• [TO DO]: Each of the records must appear again, exactly as it was written.
### AVAILABLE DATA ###
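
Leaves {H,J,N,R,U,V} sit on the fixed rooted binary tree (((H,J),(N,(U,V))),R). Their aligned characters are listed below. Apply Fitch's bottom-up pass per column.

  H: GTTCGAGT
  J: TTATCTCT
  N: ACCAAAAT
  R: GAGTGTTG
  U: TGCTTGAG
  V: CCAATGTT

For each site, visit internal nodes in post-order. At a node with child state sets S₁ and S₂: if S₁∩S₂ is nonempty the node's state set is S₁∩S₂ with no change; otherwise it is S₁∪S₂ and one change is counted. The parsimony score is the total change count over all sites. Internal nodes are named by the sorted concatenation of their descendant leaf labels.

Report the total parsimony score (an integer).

HJ@0: {G} ∪ {T} = {G,T} (union, +1)
UV@0: {T} ∪ {C} = {C,T} (union, +1)
NUV@0: {A} ∪ {C,T} = {A,C,T} (union, +1)
HJNUV@0: {G,T} ∩ {A,C,T} = {T} (intersection, +0)
HJNRUV@0: {T} ∪ {G} = {G,T} (union, +1)
HJ@1: {T} ∩ {T} = {T} (intersection, +0)
UV@1: {G} ∪ {C} = {C,G} (union, +1)
NUV@1: {C} ∩ {C,G} = {C} (intersection, +0)
HJNUV@1: {T} ∪ {C} = {C,T} (union, +1)
HJNRUV@1: {C,T} ∪ {A} = {A,C,T} (union, +1)
HJ@2: {T} ∪ {A} = {A,T} (union, +1)
UV@2: {C} ∪ {A} = {A,C} (union, +1)
NUV@2: {C} ∩ {A,C} = {C} (intersection, +0)
HJNUV@2: {A,T} ∪ {C} = {A,C,T} (union, +1)
HJNRUV@2: {A,C,T} ∪ {G} = {A,C,G,T} (union, +1)
HJ@3: {C} ∪ {T} = {C,T} (union, +1)
UV@3: {T} ∪ {A} = {A,T} (union, +1)
NUV@3: {A} ∩ {A,T} = {A} (intersection, +0)
HJNUV@3: {C,T} ∪ {A} = {A,C,T} (union, +1)
HJNRUV@3: {A,C,T} ∩ {T} = {T} (intersection, +0)
HJ@4: {G} ∪ {C} = {C,G} (union, +1)
UV@4: {T} ∩ {T} = {T} (intersection, +0)
NUV@4: {A} ∪ {T} = {A,T} (union, +1)
HJNUV@4: {C,G} ∪ {A,T} = {A,C,G,T} (union, +1)
HJNRUV@4: {A,C,G,T} ∩ {G} = {G} (intersection, +0)
HJ@5: {A} ∪ {T} = {A,T} (union, +1)
UV@5: {G} ∩ {G} = {G} (intersection, +0)
NUV@5: {A} ∪ {G} = {A,G} (union, +1)
HJNUV@5: {A,T} ∩ {A,G} = {A} (intersection, +0)
HJNRUV@5: {A} ∪ {T} = {A,T} (union, +1)
HJ@6: {G} ∪ {C} = {C,G} (union, +1)
UV@6: {A} ∪ {T} = {A,T} (union, +1)
NUV@6: {A} ∩ {A,T} = {A} (intersection, +0)
HJNUV@6: {C,G} ∪ {A} = {A,C,G} (union, +1)
HJNRUV@6: {A,C,G} ∪ {T} = {A,C,G,T} (union, +1)
HJ@7: {T} ∩ {T} = {T} (intersection, +0)
UV@7: {G} ∪ {T} = {G,T} (union, +1)
NUV@7: {T} ∩ {G,T} = {T} (intersection, +0)
HJNUV@7: {T} ∩ {T} = {T} (intersection, +0)
HJNRUV@7: {T} ∪ {G} = {G,T} (union, +1)
per-site changes: [4, 3, 4, 3, 3, 3, 4, 2]; total = 26

26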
###
• [RESULT BELOW]:
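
Leaves {H,J,N,R,U,V} sit on the fixed rooted binary tree (((H,J),(N,(U,V))),R). Their aligned characters are listed below. Apply Fitch's bottom-up pass per column.

  H: GTTCGAGT
  J: TTATCTCT
  N: ACCAAAAT
  R: GAGTGTTG
  U: TGCTTGAG
  V: CCAATGTT

For each site, visit internal nodes in post-order. At a node with child state sets S₁ and S₂: if S₁∩S₂ is nonempty the node's state set is S₁∩S₂ with no change; otherwise it is S₁∪S₂ and one change is counted. The parsimony score is the total change count over all sites. Internal nodes are named by the sorted concatenation of their descendant leaf labels.

Report the total parsimony score (an integer).

HJ@0: {G} ∪ {T} = {G,T} (union, +1)
UV@0: {T} ∪ {C} = {C,T} (union, +1)
NUV@0: {A} ∪ {C,T} = {A,C,T} (union, +1)
HJNUV@0: {G,T} ∩ {A,C,T} = {T} (intersection, +0)
HJNRUV@0: {T} ∪ {G} = {G,T} (union, +1)
HJ@1: {T} ∩ {T} = {T} (intersection, +0)
UV@1: {G} ∪ {C} = {C,G} (union, +1)
NUV@1: {C} ∩ {C,G} = {C} (intersection, +0)
HJNUV@1: {T} ∪ {C} = {C,T} (union, +1)
HJNRUV@1: {C,T} ∪ {A} = {A,C,T} (union, +1)
HJ@2: {T} ∪ {A} = {A,T} (union, +1)
UV@2: {C} ∪ {A} = {A,C} (union, +1)
NUV@2: {C} ∩ {A,C} = {C} (intersection, +0)
HJNUV@2: {A,T} ∪ {C} = {A,C,T} (union, +1)
HJNRUV@2: {A,C,T} ∪ {G} = {A,C,G,T} (union, +1)
HJ@3: {C} ∪ {T} = {C,T} (union, +1)
UV@3: {T} ∪ {A} = {A,T} (union, +1)
NUV@3: {A} ∩ {A,T} = {A} (intersection, +0)
HJNUV@3: {C,T} ∪ {A} = {A,C,T} (union, +1)
HJNRUV@3: {A,C,T} ∩ {T} = {T} (intersection, +0)
HJ@4: {G} ∪ {C} = {C,G} (union, +1)
UV@4: {T} ∩ {T} = {T} (intersection, +0)
NUV@4: {A} ∪ {T} = {A,T} (union, +1)
HJNUV@4: {C,G} ∪ {A,T} = {A,C,G,T} (union, +1)
HJNRUV@4: {A,C,G,T} ∩ {G} = {G} (intersection, +0)
HJ@5: {A} ∪ {T} = {A,T} (union, +1)
UV@5: {G} ∩ {G} = {G} (intersection, +0)
NUV@5: {A} ∪ {G} = {A,G} (union, +1)
HJNUV@5: {A,T} ∩ {A,G} = {A} (intersection, +0)
HJNRUV@5: {A} ∪ {T} = {A,T} (union, +1)
HJ@6: {G} ∪ {C} = {C,G} (union, +1)
UV@6: {A} ∪ {T} = {A,T} (union, +1)
NUV@6: {A} ∩ {A,T} = {A} (intersection, +0)
HJNUV@6: {C,G} ∪ {A} = {A,C,G} (union, +1)
HJNRUV@6: {A,C,G} ∪ {T} = {A,C,G,T} (union, +1)
HJ@7: {T} ∩ {T} = {T} (intersection, +0)
UV@7: {G} ∪ {T} = {G,T} (union, +1)
NUV@7: {T} ∩ {G,T} = {T} (intersection, +0)
HJNUV@7: {T} ∩ {T} = {T} (intersection, +0)
HJNRUV@7: {T} ∪ {G} = {G,T} (union, +1)
per-site changes: [4, 3, 4, 3, 3, 3, 4, 2]; total = 26

26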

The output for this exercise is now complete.